Your task | The word to look for is "listed". Report every line of the entries below that has it.
┌────────
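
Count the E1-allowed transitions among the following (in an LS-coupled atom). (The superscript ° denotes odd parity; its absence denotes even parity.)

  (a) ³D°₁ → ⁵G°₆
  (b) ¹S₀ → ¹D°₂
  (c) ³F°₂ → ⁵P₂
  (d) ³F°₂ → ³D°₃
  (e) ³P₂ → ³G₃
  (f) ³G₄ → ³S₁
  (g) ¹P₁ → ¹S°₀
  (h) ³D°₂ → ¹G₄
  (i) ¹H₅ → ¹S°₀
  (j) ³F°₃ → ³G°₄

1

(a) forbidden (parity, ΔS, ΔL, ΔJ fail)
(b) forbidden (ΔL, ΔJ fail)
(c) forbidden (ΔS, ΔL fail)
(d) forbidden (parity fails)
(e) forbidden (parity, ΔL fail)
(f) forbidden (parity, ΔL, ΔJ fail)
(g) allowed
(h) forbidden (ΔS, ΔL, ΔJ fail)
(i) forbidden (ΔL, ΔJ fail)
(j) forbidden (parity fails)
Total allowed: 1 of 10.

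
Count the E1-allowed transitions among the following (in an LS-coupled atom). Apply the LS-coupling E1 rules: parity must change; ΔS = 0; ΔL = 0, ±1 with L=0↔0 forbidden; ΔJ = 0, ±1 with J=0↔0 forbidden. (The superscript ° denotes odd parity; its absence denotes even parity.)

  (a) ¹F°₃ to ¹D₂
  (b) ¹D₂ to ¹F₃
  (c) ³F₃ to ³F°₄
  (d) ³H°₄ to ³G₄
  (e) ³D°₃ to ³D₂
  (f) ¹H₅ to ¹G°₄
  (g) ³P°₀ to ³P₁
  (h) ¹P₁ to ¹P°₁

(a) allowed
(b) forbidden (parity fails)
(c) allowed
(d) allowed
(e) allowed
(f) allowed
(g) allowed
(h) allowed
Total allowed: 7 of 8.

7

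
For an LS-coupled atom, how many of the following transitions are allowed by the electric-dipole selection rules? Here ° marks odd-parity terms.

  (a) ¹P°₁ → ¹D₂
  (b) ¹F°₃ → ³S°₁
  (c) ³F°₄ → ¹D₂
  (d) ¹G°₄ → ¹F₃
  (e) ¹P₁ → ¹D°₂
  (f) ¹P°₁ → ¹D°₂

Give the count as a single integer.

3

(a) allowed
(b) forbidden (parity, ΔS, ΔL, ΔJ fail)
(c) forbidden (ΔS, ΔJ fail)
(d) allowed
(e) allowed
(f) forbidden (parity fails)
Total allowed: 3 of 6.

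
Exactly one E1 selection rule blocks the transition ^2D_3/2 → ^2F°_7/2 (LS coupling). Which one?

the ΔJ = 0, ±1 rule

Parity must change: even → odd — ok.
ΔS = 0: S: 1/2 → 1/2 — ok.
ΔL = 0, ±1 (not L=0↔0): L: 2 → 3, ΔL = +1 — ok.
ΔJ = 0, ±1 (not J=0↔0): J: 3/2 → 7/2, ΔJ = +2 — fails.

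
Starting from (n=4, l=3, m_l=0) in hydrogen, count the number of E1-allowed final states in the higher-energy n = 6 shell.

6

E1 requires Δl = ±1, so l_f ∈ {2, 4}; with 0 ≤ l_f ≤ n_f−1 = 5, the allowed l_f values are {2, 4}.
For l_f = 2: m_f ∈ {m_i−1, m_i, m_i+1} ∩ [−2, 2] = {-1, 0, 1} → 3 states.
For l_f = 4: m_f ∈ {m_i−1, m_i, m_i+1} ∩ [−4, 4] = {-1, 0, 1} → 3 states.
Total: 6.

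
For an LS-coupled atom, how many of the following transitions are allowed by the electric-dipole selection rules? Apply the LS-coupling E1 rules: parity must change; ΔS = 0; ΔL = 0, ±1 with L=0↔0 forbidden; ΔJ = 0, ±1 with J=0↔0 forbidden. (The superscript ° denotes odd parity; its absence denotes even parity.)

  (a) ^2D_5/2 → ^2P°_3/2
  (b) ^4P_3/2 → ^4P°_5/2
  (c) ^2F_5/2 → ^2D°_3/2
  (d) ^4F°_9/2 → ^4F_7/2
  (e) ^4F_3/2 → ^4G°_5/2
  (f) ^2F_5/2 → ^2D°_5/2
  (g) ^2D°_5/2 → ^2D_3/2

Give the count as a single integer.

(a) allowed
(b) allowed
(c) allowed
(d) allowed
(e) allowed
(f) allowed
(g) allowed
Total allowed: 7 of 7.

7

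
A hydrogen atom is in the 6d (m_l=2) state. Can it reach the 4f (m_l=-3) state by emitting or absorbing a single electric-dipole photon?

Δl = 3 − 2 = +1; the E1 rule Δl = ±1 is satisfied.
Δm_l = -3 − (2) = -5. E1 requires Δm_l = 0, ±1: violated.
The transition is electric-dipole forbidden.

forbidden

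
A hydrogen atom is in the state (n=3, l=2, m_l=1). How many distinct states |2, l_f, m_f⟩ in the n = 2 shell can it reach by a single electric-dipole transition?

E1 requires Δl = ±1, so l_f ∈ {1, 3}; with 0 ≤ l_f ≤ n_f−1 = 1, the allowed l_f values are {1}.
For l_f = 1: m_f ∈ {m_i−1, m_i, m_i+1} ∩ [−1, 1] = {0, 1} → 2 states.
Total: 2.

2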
└────────
┌────────
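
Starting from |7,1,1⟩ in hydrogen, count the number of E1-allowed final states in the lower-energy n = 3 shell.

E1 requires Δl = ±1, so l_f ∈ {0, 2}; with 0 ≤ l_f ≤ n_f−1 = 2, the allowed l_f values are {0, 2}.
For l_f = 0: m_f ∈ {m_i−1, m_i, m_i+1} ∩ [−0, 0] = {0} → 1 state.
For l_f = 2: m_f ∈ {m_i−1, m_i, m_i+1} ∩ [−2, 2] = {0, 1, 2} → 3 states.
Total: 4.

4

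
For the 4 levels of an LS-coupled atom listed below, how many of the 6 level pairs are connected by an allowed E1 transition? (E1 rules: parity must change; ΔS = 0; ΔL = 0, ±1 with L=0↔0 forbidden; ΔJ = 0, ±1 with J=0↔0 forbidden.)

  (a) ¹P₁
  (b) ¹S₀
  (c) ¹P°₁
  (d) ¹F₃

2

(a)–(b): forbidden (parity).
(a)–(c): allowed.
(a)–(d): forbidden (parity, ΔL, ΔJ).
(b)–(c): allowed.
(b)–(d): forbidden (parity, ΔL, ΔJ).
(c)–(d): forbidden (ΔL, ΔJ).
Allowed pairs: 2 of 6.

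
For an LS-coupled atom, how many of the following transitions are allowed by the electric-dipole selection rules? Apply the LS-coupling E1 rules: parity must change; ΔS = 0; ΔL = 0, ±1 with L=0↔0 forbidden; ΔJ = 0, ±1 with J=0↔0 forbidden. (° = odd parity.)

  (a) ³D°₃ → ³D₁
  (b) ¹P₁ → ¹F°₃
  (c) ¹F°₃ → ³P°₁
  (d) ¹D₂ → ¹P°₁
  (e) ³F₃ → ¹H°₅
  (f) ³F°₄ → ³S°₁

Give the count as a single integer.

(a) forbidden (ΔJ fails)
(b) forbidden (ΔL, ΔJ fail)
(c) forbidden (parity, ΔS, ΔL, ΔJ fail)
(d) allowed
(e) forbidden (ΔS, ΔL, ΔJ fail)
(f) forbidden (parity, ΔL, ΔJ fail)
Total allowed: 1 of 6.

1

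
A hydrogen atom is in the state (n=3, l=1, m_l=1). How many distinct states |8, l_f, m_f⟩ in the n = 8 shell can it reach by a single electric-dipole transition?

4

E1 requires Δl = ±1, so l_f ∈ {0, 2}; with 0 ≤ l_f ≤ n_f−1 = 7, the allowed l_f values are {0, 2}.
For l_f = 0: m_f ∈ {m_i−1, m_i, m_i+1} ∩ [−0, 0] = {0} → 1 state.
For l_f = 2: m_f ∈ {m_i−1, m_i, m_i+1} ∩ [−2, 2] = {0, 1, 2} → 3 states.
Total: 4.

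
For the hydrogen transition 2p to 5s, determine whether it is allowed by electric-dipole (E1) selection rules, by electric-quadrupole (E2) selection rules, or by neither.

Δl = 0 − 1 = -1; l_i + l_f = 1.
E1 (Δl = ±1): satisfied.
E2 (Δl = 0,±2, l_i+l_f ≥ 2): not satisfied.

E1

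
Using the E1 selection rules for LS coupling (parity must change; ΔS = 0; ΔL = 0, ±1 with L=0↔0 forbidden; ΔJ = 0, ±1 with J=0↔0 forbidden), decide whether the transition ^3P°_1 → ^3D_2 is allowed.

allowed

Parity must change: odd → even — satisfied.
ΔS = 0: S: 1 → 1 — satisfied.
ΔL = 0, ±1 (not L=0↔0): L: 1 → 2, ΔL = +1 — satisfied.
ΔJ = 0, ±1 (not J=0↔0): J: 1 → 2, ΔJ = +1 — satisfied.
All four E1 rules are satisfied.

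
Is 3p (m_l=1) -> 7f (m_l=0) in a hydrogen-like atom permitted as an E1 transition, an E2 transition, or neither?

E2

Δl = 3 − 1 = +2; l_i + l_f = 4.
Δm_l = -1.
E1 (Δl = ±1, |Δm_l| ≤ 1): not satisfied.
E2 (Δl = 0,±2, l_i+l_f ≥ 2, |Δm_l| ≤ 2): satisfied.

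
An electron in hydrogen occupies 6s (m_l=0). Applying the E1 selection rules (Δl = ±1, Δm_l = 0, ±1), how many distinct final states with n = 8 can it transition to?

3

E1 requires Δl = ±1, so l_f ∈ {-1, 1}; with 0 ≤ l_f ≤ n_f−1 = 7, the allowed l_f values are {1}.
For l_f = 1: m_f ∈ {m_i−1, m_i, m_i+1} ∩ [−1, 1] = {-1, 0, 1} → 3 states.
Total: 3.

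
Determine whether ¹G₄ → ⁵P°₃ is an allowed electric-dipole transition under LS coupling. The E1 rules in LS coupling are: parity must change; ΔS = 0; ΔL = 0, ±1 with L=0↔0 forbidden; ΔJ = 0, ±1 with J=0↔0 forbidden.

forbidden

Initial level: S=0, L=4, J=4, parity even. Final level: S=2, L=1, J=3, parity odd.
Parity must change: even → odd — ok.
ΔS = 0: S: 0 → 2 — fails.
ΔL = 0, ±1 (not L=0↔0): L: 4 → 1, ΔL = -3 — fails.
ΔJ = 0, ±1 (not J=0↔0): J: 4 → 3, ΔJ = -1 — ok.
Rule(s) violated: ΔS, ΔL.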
└────────
┌────────
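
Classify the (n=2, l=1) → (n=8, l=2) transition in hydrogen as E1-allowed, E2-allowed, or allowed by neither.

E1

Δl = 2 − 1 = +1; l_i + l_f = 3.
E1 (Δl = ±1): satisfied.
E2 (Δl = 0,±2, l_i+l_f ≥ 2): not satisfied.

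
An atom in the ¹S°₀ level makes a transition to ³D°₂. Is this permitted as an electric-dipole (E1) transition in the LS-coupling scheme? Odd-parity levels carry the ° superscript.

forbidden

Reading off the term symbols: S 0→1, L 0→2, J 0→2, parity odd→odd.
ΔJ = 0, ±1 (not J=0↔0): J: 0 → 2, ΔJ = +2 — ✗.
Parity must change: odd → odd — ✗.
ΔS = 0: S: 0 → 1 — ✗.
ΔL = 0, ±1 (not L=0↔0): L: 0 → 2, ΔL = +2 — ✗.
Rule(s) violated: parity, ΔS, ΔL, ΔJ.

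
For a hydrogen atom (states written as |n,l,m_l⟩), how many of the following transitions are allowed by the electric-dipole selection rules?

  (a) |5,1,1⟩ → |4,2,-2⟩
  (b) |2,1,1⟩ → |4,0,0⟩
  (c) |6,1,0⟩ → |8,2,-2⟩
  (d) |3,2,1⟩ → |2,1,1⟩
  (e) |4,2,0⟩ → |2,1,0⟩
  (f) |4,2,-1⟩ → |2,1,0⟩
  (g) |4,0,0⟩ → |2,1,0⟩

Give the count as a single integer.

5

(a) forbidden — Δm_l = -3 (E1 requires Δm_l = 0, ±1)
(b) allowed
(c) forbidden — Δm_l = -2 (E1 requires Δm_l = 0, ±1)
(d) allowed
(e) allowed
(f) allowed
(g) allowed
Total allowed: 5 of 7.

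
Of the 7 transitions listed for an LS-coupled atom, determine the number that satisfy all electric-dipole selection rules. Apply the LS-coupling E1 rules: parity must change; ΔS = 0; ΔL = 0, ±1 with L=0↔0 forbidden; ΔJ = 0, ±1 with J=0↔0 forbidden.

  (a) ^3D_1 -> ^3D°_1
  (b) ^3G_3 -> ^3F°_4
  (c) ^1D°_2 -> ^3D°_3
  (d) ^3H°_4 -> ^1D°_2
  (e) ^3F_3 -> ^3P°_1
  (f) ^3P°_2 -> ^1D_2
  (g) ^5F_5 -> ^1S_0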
└────────
Output for this exercise |
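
For the 4 levels of an LS-coupled atom listed below, how many of the 6 level pairs are connected by an allowed E1 transition? (E1 rules: parity must change; ΔS = 0; ΔL = 0, ±1 with L=0↔0 forbidden; ΔJ = 0, ±1 with J=0↔0 forbidden.)
Of the 7 transitions listed for an LS-coupled atom, determine the number that satisfy all electric-dipole selection rules. Apply the LS-coupling E1 rules: parity must change; ΔS = 0; ΔL = 0, ±1 with L=0↔0 forbidden; ΔJ = 0, ±1 with J=0↔0 forbidden.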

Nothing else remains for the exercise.